_Data for analysis_
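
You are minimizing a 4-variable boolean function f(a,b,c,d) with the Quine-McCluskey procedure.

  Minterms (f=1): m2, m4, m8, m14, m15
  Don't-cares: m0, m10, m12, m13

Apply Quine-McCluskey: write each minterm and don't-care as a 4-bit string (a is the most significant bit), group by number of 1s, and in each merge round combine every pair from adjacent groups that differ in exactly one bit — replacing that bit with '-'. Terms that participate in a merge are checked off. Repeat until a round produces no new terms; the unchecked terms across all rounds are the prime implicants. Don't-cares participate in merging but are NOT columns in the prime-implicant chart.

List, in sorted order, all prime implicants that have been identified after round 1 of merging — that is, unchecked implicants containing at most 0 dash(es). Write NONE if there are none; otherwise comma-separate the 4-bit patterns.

[col 0] 0000*, 0010*, 0100*, 1000*, 1010*, 1100*, 1101*, 1110*, 1111*
[col 1] -000*, -010*, -100*, 0-00*, 00-0*, 1-00*, 1-10*, 10-0*, 11-0*, 11-1*, 110-*, 111-*
[col 2] --00, -0-0, 1--0, 11--
Prime implicants: --00, -0-0, 1--0, 11--

NONE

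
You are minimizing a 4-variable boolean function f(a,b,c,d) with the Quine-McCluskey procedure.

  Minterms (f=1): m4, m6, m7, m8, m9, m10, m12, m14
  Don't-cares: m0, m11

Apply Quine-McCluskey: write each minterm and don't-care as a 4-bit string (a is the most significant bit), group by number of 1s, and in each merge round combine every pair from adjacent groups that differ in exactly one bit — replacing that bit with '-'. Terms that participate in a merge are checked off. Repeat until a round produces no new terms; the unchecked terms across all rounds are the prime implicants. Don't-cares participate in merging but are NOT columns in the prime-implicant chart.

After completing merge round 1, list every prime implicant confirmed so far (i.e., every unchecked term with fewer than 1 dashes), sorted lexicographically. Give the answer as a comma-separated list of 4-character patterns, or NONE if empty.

size-2^0 implicants → 0000(✓)  0100(✓)  0110(✓)  0111(✓)  1000(✓)  1001(✓)  1010(✓)  1011(✓)  1100(✓)  1110(✓)
size-2^1 implicants → -000(✓)  -100(✓)  -110(✓)  0-00(✓)  01-0(✓)  011-  1-00(✓)  1-10(✓)  10-0(✓)  10-1(✓)  100-(✓)  101-(✓)  11-0(✓)
size-2^2 implicants → --00  -1-0  1--0  10--
Unchecked terms (primes): --00, -1-0, 011-, 1--0, 10--

NONE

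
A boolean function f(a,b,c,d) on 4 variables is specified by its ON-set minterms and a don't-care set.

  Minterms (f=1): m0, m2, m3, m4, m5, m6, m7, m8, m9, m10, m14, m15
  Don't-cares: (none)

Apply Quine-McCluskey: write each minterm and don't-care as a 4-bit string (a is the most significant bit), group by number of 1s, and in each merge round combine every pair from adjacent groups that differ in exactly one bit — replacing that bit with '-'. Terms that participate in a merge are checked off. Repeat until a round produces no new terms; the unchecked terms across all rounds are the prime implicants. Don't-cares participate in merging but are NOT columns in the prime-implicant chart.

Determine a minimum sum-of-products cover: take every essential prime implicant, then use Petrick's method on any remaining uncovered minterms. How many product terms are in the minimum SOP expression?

5

Round 0: 0000✓ 0010✓ 0011✓ 0100✓ 0101✓ 0110✓ 0111✓ 1000✓ 1001✓ 1010✓ 1110✓ 1111✓
Round 1: -000✓ -010✓ -110✓ -111✓ 0-00✓ 0-10✓ 0-11✓ 00-0✓ 001-✓ 01-0✓ 01-1✓ 010-✓ 011-✓ 1-10✓ 10-0✓ 100- 111-✓
Round 2: --10 -0-0 -11- 0--0 0-1- 01--
PIs = {--10, -0-0, -11-, 0--0, 0-1-, 01--, 100-}
Coverage chart:
  m0: -0-0,0--0
  m2: --10,-0-0,0--0,0-1-
  m3: 0-1- ←essential
  m4: 0--0,01--
  m5: 01-- ←essential
  m6: --10,-11-,0--0,0-1-,01--
  m7: -11-,0-1-,01--
  m8: -0-0,100-
  m9: 100- ←essential
  m10: --10,-0-0
  m14: --10,-11-
  m15: -11- ←essential
Essential: -11-, 0-1-, 01--, 100-
Petrick residual → -0-0
Min cover (5 terms): b'd' + bc + a'c + a'b + ab'c'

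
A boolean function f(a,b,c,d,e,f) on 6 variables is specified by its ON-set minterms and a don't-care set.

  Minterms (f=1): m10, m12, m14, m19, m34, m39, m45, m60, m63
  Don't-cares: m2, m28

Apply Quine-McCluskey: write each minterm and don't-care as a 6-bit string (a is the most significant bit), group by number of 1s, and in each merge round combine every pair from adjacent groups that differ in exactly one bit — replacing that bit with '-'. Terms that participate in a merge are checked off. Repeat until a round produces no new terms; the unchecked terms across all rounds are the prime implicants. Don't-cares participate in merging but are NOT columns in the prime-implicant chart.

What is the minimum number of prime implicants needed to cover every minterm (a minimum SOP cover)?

size-2^0 implicants → 000010(✓)  001010(✓)  001100(✓)  001110(✓)  010011  011100(✓)  100010(✓)  100111  101101  111100(✓)  111111
size-2^1 implicants → -00010  -11100  0-1100  00-010  001-10  0011-0
Unchecked terms (primes): -00010, -11100, 0-1100, 00-010, 001-10, 0011-0, 010011, 100111, 101101, 111111
Minterm coverage:
  m10 ⊆ 00-010,001-10
  m12 ⊆ 0-1100,0011-0
  m14 ⊆ 001-10,0011-0
  m19 ⊆ 010011 [E]
  m34 ⊆ -00010 [E]
  m39 ⊆ 100111 [E]
  m45 ⊆ 101101 [E]
  m60 ⊆ -11100 [E]
  m63 ⊆ 111111 [E]
E = {-00010, -11100, 010011, 100111, 101101, 111111}
Petrick residual → 0-1100, 001-10
Cover = b'c'd'ef' + bcde'f' + a'cde'f' + a'b'cef' + a'bc'd'ef + ab'c'def + ab'cde'f + abcdef  |cover|=8

8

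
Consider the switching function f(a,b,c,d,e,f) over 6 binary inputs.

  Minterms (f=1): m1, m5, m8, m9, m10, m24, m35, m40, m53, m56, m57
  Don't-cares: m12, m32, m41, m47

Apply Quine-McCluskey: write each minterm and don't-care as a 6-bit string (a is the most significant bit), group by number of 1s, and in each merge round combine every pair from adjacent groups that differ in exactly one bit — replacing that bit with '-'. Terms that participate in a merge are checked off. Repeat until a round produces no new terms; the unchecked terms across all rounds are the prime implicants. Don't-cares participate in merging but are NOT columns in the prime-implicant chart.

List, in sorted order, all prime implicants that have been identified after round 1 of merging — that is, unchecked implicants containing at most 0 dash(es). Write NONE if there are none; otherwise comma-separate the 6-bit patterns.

100011, 101111, 110101

[col 0] 000001*, 000101*, 001000*, 001001*, 001010*, 001100*, 011000*, 100000*, 100011, 101000*, 101001*, 101111, 110101, 111000*, 111001*
[col 1] -01000*, -01001*, -11000*, 0-1000*, 00-001, 000-01, 001-00, 0010-0, 00100-*, 1-1000*, 1-1001*, 10-000, 10100-*, 11100-*
[col 2] --1000, -0100-, 1-100-
Prime implicants: --1000, -0100-, 00-001, 000-01, 001-00, 0010-0, 1-100-, 10-000, 100011, 101111, 110101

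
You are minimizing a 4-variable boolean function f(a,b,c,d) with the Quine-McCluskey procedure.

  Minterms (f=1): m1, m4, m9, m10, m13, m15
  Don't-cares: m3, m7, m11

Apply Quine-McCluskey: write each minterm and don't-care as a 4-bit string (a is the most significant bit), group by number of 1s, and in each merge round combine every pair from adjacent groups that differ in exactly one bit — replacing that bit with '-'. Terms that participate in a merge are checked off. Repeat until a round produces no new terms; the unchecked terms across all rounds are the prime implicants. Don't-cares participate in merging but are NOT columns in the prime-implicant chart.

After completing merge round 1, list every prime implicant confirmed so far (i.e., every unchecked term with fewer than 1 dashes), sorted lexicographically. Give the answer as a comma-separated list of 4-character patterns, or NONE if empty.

0100

size-2^0 implicants → 0001(✓)  0011(✓)  0100  0111(✓)  1001(✓)  1010(✓)  1011(✓)  1101(✓)  1111(✓)
size-2^1 implicants → -001(✓)  -011(✓)  -111(✓)  0-11(✓)  00-1(✓)  1-01(✓)  1-11(✓)  10-1(✓)  101-  11-1(✓)
size-2^2 implicants → --11  -0-1  1--1
Unchecked terms (primes): --11, -0-1, 0100, 1--1, 101-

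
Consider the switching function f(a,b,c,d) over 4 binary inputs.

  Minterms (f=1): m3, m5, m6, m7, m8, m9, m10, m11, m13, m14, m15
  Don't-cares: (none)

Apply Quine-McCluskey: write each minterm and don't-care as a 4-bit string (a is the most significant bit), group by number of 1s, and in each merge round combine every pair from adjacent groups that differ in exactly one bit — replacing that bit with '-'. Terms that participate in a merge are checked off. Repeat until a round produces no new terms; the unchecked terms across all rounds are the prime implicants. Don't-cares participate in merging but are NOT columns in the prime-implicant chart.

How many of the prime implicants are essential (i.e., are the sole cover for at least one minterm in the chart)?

Round 0: 0011✓ 0101✓ 0110✓ 0111✓ 1000✓ 1001✓ 1010✓ 1011✓ 1101✓ 1110✓ 1111✓
Round 1: -011✓ -101✓ -110✓ -111✓ 0-11✓ 01-1✓ 011-✓ 1-01✓ 1-10✓ 1-11✓ 10-0✓ 10-1✓ 100-✓ 101-✓ 11-1✓ 111-✓
Round 2: --11 -1-1 -11- 1--1 1-1- 10--
PIs = {--11, -1-1, -11-, 1--1, 1-1-, 10--}
Coverage chart:
  m3: --11 ←essential
  m5: -1-1 ←essential
  m6: -11- ←essential
  m7: --11,-1-1,-11-
  m8: 10-- ←essential
  m9: 1--1,10--
  m10: 1-1-,10--
  m11: --11,1--1,1-1-,10--
  m13: -1-1,1--1
  m14: -11-,1-1-
  m15: --11,-1-1,-11-,1--1,1-1-
Essential: --11, -1-1, -11-, 10--

4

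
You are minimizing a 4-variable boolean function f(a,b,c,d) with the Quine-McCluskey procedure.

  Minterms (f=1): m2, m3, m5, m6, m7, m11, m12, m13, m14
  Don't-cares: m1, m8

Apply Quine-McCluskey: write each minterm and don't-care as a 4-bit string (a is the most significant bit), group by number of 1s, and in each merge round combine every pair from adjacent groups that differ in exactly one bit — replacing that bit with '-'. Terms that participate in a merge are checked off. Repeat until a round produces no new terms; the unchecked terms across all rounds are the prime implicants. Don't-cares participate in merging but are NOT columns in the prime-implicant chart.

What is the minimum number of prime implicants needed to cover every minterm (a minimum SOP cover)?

4

[col 0] 0001*, 0010*, 0011*, 0101*, 0110*, 0111*, 1000*, 1011*, 1100*, 1101*, 1110*
[col 1] -011, -101, -110, 0-01*, 0-10*, 0-11*, 00-1*, 001-*, 01-1*, 011-*, 1-00, 11-0, 110-
[col 2] 0--1, 0-1-
Prime implicants: -011, -101, -110, 0--1, 0-1-, 1-00, 11-0, 110-
PI chart (minterm → PIs covering it):
  2 | 0-1-  (sole → essential)
  3 | -011,0--1,0-1-
  5 | -101,0--1
  6 | -110,0-1-
  7 | 0--1,0-1-
  11 | -011  (sole → essential)
  12 | 1-00,11-0,110-
  13 | -101,110-
  14 | -110,11-0
Essential prime implicants: -011, 0-1-
Petrick residual → -101, 11-0
Minimum SOP uses 4 PIs: b'cd + bc'd + a'c + abd'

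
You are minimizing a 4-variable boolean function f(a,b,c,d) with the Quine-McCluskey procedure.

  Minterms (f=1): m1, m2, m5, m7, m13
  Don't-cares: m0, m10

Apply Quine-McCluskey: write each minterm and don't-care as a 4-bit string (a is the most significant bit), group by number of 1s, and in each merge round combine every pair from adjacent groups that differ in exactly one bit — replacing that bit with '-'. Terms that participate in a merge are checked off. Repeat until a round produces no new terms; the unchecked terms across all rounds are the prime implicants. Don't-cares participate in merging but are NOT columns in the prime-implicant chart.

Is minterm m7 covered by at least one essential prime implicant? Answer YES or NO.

size-2^0 implicants → 0000(✓)  0001(✓)  0010(✓)  0101(✓)  0111(✓)  1010(✓)  1101(✓)
size-2^1 implicants → -010  -101  0-01  00-0  000-  01-1
Unchecked terms (primes): -010, -101, 0-01, 00-0, 000-, 01-1
Minterm coverage:
  m1 ⊆ 0-01,000-
  m2 ⊆ -010,00-0
  m5 ⊆ -101,0-01,01-1
  m7 ⊆ 01-1 [E]
  m13 ⊆ -101 [E]
E = {-101, 01-1}

YES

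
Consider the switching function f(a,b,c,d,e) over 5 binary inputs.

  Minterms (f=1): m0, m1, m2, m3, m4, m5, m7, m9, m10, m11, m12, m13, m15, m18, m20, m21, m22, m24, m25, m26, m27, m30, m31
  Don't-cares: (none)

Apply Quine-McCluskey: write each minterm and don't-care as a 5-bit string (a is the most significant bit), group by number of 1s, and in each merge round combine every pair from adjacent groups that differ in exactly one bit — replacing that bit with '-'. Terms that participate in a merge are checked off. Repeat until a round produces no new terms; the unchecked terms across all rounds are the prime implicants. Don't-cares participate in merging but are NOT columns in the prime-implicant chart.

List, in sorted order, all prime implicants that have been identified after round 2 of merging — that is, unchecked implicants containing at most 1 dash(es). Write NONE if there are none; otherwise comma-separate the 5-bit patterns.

Round 0: 00000✓ 00001✓ 00010✓ 00011✓ 00100✓ 00101✓ 00111✓ 01001✓ 01010✓ 01011✓ 01100✓ 01101✓ 01111✓ 10010✓ 10100✓ 10101✓ 10110✓ 11000✓ 11001✓ 11010✓ 11011✓ 11110✓ 11111✓
Round 1: -0010✓ -0100✓ -0101✓ -1001✓ -1010✓ -1011✓ -1111✓ 0-001✓ 0-010✓ 0-011✓ 0-100✓ 0-101✓ 0-111✓ 00-00✓ 00-01✓ 00-11✓ 000-0✓ 000-1✓ 0000-✓ 0001-✓ 001-1✓ 0010-✓ 01-01✓ 01-11✓ 010-1✓ 0101-✓ 011-1✓ 0110-✓ 1-010✓ 1-110✓ 10-10✓ 101-0 1010-✓ 11-10✓ 11-11✓ 110-0✓ 110-1✓ 1100-✓ 1101-✓ 1111-✓
Round 2: --010 -010- -1-11 -10-1 -101- 0--01✓ 0--11✓ 0-0-1✓ 0-01- 0-1-1✓ 0-10- 00--1✓ 00-0- 000-- 01--1✓ 1--10 11-1- 110--
Round 3: 0---1
PIs = {--010, -010-, -1-11, -10-1, -101-, 0---1, 0-01-, 0-10-, 00-0-, 000--, 1--10, 101-0, 11-1-, 110--}

101-0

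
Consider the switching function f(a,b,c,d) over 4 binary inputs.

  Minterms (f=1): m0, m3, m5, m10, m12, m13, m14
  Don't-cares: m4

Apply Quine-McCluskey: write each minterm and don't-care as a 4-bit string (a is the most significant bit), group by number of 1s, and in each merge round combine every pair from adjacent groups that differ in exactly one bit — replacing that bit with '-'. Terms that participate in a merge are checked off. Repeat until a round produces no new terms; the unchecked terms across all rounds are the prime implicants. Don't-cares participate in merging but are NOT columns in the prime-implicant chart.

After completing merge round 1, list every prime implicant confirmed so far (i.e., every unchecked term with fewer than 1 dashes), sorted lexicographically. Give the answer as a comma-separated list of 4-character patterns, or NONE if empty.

0011

size-2^0 implicants → 0000(✓)  0011  0100(✓)  0101(✓)  1010(✓)  1100(✓)  1101(✓)  1110(✓)
size-2^1 implicants → -100(✓)  -101(✓)  0-00  010-(✓)  1-10  11-0  110-(✓)
size-2^2 implicants → -10-
Unchecked terms (primes): -10-, 0-00, 0011, 1-10, 11-0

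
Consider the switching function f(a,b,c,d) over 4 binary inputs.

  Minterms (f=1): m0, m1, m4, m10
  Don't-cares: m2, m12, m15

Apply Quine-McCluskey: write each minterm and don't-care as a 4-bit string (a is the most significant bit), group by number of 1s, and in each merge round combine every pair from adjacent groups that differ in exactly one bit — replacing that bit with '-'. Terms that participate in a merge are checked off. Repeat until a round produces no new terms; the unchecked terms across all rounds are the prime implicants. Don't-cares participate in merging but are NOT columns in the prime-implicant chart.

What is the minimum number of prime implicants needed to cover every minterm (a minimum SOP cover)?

3

[col 0] 0000*, 0001*, 0010*, 0100*, 1010*, 1100*, 1111
[col 1] -010, -100, 0-00, 00-0, 000-
Prime implicants: -010, -100, 0-00, 00-0, 000-, 1111
PI chart (minterm → PIs covering it):
  0 | 0-00,00-0,000-
  1 | 000-  (sole → essential)
  4 | -100,0-00
  10 | -010  (sole → essential)
Essential prime implicants: -010, 000-
Petrick residual → -100
Minimum SOP uses 3 PIs: b'cd' + bc'd' + a'b'c'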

_Work instructions_
Start at the first line of the material. Reproduce every line exactly, ending with the line that holds "Don't-cares: m0, m10, m12, m13".

_Exercise solution_
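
You are minimizing a 4-variable boolean function f(a,b,c,d) with the Quine-McCluskey procedure.

  Minterms (f=1): m2, m4, m8, m14, m15
  Don't-cares: m0, m10, m12, m13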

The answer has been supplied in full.